#### Work order:
In the records below, the lines from the one with "c7 1f 44 f5" through the last are to be printed exactly, and nothing else.

[[ Excerpted data open ]]

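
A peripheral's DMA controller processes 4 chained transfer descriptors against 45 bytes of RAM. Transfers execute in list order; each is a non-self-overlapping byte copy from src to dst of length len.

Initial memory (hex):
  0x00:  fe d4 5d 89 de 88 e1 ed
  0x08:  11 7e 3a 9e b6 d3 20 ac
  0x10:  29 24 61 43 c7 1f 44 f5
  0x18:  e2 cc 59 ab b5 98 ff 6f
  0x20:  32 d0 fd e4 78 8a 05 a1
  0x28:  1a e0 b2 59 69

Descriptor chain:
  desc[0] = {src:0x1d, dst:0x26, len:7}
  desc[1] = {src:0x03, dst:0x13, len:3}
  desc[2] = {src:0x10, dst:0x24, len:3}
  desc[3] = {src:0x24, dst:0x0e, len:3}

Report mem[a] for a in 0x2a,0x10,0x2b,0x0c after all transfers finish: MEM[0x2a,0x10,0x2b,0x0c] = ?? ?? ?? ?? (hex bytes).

[0] 0x1d->0x26 len=7 : 98 ff 6f 32 d0 fd e4
[1] 0x03->0x13 len=3 : 89 de 88
[2] 0x10->0x24 len=3 : 29 24 61
[3] 0x24->0x0e len=3 : 29 24 61
query mem[0x2a]=0xd0, mem[0x10]=0x61, mem[0x2b]=0xfd, mem[0x0c]=0xb6

MEM[0x2a,0x10,0x2b,0x0c] = d0 61 fd b6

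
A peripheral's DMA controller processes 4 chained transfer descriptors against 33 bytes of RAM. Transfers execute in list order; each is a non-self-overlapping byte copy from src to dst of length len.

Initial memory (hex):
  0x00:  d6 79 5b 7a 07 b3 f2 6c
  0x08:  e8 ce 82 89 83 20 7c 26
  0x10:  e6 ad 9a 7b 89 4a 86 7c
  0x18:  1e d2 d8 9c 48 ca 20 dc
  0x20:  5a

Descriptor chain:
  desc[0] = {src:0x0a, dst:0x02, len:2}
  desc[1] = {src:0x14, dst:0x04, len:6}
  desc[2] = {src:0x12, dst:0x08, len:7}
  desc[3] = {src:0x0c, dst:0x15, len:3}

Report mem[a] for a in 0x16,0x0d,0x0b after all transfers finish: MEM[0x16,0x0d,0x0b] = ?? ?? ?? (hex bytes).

D0: mem[0x02..0x03] <- [82 89]
D1: mem[0x04..0x09] <- [89 4a 86 7c 1e d2]
D2: mem[0x08..0x0e] <- [9a 7b 89 4a 86 7c 1e]
D3: mem[0x15..0x17] <- [86 7c 1e]
query mem[0x16]=0x7c, mem[0x0d]=0x7c, mem[0x0b]=0x4a

MEM[0x16,0x0d,0x0b] = 7c 7c 4a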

[[ Excerpted data closed ]]

#### Your response:
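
  0x10:  29 24 61 43 c7 1f 44 f5
  0x18:  e2 cc 59 ab b5 98 ff 6f
  0x20:  32 d0 fd e4 78 8a 05 a1
  0x28:  1a e0 b2 59 69

Descriptor chain:
  desc[0] = {src:0x1d, dst:0x26, len:7}
  desc[1] = {src:0x03, dst:0x13, len:3}
  desc[2] = {src:0x10, dst:0x24, len:3}
  desc[3] = {src:0x24, dst:0x0e, len:3}

Report mem[a] for a in 0x2a,0x10,0x2b,0x0c after all transfers finish: MEM[0x2a,0x10,0x2b,0x0c] = ?? ?? ?? ?? (hex bytes).

[0] 0x1d->0x26 len=7 : 98 ff 6f 32 d0 fd e4
[1] 0x03->0x13 len=3 : 89 de 88
[2] 0x10->0x24 len=3 : 29 24 61
[3] 0x24->0x0e len=3 : 29 24 61
query mem[0x2a]=0xd0, mem[0x10]=0x61, mem[0x2b]=0xfd, mem[0x0c]=0xb6

MEM[0x2a,0x10,0x2b,0x0c] = d0 61 fd b6

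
A peripheral's DMA controller processes 4 chained transfer descriptors against 33 bytes of RAM. Transfers execute in list order; each is a non-self-overlapping byte copy from src to dst of length len.

Initial memory (hex):
  0x00:  d6 79 5b 7a 07 b3 f2 6c
  0x08:  e8 ce 82 89 83 20 7c 26
  0x10:  e6 ad 9a 7b 89 4a 86 7c
  0x18:  1e d2 d8 9c 48 ca 20 dc
  0x20:  5a

Descriptor chain:
  desc[0] = {src:0x0a, dst:0x02, len:2}
  desc[1] = {src:0x14, dst:0x04, len:6}
  desc[2] = {src:0x12, dst:0x08, len:7}
  desc[3] = {src:0x0c, dst:0x15, len:3}

Report mem[a] for a in 0x16,0x0d,0x0b after all transfers finish: MEM[0x16,0x0d,0x0b] = ?? ?? ?? (hex bytes).

D0: mem[0x02..0x03] <- [82 89]
D1: mem[0x04..0x09] <- [89 4a 86 7c 1e d2]
D2: mem[0x08..0x0e] <- [9a 7b 89 4a 86 7c 1e]
D3: mem[0x15..0x17] <- [86 7c 1e]
query mem[0x16]=0x7c, mem[0x0d]=0x7c, mem[0x0b]=0x4a

MEM[0x16,0x0d,0x0b] = 7c 7c 4a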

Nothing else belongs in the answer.